== Work task ==
Only those lines in the data below from the line containing "a Commercial Authorization." through the line containing "Facts about Sable", both included, should be restated word for word.

(Source data)
#####
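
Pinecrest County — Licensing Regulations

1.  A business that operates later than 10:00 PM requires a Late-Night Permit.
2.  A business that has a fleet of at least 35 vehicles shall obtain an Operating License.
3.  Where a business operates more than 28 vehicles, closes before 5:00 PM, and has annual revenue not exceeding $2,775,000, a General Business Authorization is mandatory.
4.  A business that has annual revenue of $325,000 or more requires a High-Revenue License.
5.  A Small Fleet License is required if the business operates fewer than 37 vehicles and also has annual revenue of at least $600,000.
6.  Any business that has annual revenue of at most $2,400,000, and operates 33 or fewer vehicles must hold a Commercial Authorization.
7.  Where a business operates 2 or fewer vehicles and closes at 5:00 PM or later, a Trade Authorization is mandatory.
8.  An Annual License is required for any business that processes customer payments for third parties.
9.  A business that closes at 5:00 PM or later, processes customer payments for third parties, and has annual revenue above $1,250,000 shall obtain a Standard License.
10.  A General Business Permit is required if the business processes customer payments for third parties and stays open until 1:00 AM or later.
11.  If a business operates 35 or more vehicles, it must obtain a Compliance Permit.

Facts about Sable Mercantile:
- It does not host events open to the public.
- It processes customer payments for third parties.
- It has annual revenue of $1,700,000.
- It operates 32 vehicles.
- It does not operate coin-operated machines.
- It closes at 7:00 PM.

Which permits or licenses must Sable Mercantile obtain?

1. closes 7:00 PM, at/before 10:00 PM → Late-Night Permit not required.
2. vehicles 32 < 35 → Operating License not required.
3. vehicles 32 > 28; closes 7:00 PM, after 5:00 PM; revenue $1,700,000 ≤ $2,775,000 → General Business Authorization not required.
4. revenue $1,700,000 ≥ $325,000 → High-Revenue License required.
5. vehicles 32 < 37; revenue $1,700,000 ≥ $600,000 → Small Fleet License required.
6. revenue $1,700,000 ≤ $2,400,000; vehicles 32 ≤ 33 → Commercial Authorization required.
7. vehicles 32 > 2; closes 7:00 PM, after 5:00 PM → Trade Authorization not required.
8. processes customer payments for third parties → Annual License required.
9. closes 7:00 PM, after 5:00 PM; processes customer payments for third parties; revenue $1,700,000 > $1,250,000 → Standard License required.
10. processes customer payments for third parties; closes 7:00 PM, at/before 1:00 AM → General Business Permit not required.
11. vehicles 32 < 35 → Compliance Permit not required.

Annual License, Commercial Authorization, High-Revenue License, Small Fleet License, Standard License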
#####
== Task answer ==
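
6.  Any business that has annual revenue of at most $2,400,000, and operates 33 or fewer vehicles must hold a Commercial Authorization.
7.  Where a business operates 2 or fewer vehicles and closes at 5:00 PM or later, a Trade Authorization is mandatory.
8.  An Annual License is required for any business that processes customer payments for third parties.
9.  A business that closes at 5:00 PM or later, processes customer payments for third parties, and has annual revenue above $1,250,000 shall obtain a Standard License.
10.  A General Business Permit is required if the business processes customer payments for third parties and stays open until 1:00 AM or later.
11.  If a business operates 35 or more vehicles, it must obtain a Compliance Permit.

Facts about Sable Mercantile: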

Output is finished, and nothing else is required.